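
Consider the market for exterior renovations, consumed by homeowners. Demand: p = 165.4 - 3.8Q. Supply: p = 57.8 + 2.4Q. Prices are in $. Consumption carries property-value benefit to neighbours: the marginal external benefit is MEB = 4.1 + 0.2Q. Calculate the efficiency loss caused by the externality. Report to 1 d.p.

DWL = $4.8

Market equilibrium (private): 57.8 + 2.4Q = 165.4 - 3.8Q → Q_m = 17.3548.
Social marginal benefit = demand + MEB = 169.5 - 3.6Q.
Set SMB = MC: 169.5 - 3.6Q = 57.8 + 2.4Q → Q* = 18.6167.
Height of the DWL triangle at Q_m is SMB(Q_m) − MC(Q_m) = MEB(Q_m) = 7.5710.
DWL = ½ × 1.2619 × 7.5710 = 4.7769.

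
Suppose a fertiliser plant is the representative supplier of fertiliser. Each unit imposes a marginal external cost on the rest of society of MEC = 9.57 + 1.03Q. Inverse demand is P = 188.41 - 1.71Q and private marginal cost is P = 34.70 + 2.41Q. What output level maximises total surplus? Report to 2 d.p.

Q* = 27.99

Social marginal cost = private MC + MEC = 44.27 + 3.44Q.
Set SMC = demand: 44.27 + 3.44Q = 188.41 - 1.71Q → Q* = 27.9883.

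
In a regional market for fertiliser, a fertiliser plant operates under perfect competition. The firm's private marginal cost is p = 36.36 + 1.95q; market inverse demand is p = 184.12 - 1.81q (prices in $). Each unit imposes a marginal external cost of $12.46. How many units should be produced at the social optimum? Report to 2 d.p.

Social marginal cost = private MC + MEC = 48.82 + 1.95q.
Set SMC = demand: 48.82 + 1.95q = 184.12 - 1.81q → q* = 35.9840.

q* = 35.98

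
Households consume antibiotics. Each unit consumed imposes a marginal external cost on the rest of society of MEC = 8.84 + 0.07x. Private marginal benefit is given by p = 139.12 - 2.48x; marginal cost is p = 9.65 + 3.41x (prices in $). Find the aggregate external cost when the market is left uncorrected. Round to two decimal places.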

## What you have to do
Retype the records above in full. Every word should match.

## Expected answer
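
Consider the market for exterior renovations, consumed by homeowners. Demand: p = 165.4 - 3.8Q. Supply: p = 57.8 + 2.4Q. Prices are in $. Consumption carries property-value benefit to neighbours: the marginal external benefit is MEB = 4.1 + 0.2Q. Calculate the efficiency loss caused by the externality. Report to 1 d.p.

DWL = $4.8

Market equilibrium (private): 57.8 + 2.4Q = 165.4 - 3.8Q → Q_m = 17.3548.
Social marginal benefit = demand + MEB = 169.5 - 3.6Q.
Set SMB = MC: 169.5 - 3.6Q = 57.8 + 2.4Q → Q* = 18.6167.
Height of the DWL triangle at Q_m is SMB(Q_m) − MC(Q_m) = MEB(Q_m) = 7.5710.
DWL = ½ × 1.2619 × 7.5710 = 4.7769.

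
Suppose a fertiliser plant is the representative supplier of fertiliser. Each unit imposes a marginal external cost on the rest of society of MEC = 9.57 + 1.03Q. Inverse demand is P = 188.41 - 1.71Q and private marginal cost is P = 34.70 + 2.41Q. What output level maximises total surplus? Report to 2 d.p.

Q* = 27.99

Social marginal cost = private MC + MEC = 44.27 + 3.44Q.
Set SMC = demand: 44.27 + 3.44Q = 188.41 - 1.71Q → Q* = 27.9883.

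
In a regional market for fertiliser, a fertiliser plant operates under perfect competition. The firm's private marginal cost is p = 36.36 + 1.95q; market inverse demand is p = 184.12 - 1.81q (prices in $). Each unit imposes a marginal external cost of $12.46. How many units should be produced at the social optimum? Report to 2 d.p.

Social marginal cost = private MC + MEC = 48.82 + 1.95q.
Set SMC = demand: 48.82 + 1.95q = 184.12 - 1.81q → q* = 35.9840.

q* = 35.98

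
Households consume antibiotics. Each unit consumed imposes a marginal external cost on the rest of society of MEC = 8.84 + 0.07x. Private marginal benefit is given by p = 139.12 - 2.48x; marginal cost is p = 9.65 + 3.41x (prices in $). Find the aggregate external cost when the market is left uncorrected. Round to two decimal places.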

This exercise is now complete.